BEGIN RECORDS PROVIDED

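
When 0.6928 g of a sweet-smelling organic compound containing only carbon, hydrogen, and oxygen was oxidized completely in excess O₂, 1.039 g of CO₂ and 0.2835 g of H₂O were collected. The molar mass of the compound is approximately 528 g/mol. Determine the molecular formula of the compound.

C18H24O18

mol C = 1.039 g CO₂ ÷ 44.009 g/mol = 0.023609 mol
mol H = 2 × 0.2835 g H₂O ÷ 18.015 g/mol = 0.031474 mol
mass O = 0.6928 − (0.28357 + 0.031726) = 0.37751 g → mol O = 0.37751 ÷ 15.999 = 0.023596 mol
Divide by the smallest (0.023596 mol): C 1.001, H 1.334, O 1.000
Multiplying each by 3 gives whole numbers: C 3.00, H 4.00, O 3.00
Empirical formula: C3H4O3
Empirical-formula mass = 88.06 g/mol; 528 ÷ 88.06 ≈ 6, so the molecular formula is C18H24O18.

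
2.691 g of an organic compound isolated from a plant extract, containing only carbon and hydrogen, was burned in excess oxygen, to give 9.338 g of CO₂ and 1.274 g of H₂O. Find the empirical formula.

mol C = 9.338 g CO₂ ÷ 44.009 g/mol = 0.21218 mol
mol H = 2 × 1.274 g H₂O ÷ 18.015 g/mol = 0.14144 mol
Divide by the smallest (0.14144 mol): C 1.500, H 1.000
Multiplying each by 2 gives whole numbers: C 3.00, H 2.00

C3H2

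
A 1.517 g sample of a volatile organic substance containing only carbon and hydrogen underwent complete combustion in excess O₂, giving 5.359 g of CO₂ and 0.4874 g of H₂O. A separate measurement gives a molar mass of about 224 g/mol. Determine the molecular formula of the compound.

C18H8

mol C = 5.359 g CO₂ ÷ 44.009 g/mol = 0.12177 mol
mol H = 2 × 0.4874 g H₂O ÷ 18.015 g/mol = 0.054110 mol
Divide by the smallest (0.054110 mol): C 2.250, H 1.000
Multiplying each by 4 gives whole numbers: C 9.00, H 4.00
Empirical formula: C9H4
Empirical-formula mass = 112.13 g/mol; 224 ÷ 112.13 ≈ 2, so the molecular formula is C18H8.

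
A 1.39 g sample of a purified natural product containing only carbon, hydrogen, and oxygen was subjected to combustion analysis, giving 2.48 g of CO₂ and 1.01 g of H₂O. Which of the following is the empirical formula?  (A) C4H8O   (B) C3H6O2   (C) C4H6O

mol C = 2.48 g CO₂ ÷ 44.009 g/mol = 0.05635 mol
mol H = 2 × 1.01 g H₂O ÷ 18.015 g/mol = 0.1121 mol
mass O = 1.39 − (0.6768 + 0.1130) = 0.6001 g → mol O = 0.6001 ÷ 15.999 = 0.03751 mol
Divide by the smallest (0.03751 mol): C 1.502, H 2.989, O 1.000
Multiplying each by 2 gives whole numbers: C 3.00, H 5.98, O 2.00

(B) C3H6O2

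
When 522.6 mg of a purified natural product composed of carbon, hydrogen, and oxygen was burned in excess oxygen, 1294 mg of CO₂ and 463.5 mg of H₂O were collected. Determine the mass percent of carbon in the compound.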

END RECORDS PROVIDED
BEGIN RECORDS PROVIDED

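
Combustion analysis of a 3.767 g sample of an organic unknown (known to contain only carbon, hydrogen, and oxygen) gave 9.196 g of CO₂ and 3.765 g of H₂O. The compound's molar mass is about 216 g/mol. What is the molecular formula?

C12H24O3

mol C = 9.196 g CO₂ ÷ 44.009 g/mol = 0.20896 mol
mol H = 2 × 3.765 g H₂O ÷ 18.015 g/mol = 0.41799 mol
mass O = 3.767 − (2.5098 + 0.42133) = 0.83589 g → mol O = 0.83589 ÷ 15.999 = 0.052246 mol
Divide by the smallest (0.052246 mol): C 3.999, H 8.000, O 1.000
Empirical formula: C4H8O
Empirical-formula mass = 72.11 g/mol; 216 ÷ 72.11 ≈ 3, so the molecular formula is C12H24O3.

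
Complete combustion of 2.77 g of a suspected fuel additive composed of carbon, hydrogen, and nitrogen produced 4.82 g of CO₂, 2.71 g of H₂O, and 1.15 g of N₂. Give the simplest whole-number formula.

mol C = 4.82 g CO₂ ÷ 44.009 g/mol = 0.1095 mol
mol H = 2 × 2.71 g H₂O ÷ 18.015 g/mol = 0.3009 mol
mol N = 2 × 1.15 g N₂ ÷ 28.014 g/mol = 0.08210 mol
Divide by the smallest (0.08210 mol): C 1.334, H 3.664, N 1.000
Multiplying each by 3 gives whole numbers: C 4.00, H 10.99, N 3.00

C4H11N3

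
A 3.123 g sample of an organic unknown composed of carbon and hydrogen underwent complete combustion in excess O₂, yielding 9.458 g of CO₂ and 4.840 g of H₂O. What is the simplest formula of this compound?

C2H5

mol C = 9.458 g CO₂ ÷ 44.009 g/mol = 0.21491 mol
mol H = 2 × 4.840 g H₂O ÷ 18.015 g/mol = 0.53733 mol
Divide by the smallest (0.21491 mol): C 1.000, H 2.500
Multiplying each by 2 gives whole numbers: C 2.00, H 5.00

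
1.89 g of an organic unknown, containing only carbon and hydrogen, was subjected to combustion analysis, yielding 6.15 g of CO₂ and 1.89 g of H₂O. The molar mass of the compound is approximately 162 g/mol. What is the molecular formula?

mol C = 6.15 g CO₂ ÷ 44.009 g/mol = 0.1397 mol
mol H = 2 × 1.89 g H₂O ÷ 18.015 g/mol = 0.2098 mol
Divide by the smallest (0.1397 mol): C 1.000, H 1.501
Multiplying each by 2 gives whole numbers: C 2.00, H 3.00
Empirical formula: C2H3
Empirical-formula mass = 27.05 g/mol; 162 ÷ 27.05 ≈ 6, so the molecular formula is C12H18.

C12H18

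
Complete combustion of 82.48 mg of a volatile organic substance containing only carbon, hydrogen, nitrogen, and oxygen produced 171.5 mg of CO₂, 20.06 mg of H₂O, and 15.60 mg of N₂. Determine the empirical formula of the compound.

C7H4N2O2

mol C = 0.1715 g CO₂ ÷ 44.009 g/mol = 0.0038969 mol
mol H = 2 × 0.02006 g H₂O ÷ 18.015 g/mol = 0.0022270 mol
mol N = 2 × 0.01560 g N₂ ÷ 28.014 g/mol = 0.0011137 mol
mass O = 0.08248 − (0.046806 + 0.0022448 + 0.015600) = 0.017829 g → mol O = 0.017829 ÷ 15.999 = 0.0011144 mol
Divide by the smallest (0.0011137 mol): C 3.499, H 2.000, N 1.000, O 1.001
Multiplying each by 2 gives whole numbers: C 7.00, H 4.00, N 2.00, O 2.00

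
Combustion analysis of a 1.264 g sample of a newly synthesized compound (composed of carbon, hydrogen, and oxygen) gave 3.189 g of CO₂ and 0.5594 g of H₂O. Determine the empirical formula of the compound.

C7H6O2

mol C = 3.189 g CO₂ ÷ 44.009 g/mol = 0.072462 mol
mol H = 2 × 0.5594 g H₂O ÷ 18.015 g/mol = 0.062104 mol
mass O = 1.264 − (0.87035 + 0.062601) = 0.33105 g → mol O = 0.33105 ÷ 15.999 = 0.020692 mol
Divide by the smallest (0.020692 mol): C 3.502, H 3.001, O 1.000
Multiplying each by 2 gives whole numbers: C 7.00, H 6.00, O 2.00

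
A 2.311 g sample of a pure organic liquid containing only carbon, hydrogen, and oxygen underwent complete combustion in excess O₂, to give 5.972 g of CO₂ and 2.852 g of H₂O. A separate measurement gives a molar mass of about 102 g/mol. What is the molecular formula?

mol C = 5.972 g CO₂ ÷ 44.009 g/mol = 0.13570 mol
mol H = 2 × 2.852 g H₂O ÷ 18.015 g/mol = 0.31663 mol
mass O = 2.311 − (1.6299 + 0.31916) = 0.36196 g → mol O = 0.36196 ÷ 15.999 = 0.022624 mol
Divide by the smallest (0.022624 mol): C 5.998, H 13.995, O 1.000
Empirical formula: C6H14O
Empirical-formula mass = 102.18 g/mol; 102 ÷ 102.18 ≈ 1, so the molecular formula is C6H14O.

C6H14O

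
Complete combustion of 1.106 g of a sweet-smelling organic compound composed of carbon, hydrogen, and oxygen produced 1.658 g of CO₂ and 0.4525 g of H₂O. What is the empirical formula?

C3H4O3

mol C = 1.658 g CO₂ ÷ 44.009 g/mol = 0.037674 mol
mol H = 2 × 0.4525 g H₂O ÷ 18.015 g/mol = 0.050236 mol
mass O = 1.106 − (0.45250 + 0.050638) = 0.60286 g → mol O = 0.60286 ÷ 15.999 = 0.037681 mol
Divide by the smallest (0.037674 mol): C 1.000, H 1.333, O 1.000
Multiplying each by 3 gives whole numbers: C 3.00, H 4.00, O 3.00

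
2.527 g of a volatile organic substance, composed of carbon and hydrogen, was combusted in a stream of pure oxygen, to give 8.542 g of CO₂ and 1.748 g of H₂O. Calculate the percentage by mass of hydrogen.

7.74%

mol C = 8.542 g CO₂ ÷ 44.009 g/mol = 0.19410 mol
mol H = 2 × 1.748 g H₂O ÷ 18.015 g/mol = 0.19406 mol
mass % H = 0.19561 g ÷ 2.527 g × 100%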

END RECORDS PROVIDED

Using the data above, transcribe the lines that run from the line with "A 1.39 g sample" to the line with "When 522.6 mg", both ends kept, and output nothing else.

SOLUTION FOR THIS PROBLEM:
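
A 1.39 g sample of a purified natural product containing only carbon, hydrogen, and oxygen was subjected to combustion analysis, giving 2.48 g of CO₂ and 1.01 g of H₂O. Which of the following is the empirical formula?  (A) C4H8O   (B) C3H6O2   (C) C4H6O

mol C = 2.48 g CO₂ ÷ 44.009 g/mol = 0.05635 mol
mol H = 2 × 1.01 g H₂O ÷ 18.015 g/mol = 0.1121 mol
mass O = 1.39 − (0.6768 + 0.1130) = 0.6001 g → mol O = 0.6001 ÷ 15.999 = 0.03751 mol
Divide by the smallest (0.03751 mol): C 1.502, H 2.989, O 1.000
Multiplying each by 2 gives whole numbers: C 3.00, H 5.98, O 2.00

(B) C3H6O2

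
When 522.6 mg of a purified natural product composed of carbon, hydrogen, and oxygen was burned in excess oxygen, 1294 mg of CO₂ and 463.5 mg of H₂O were collected. Determine the mass percent of carbon in the compound.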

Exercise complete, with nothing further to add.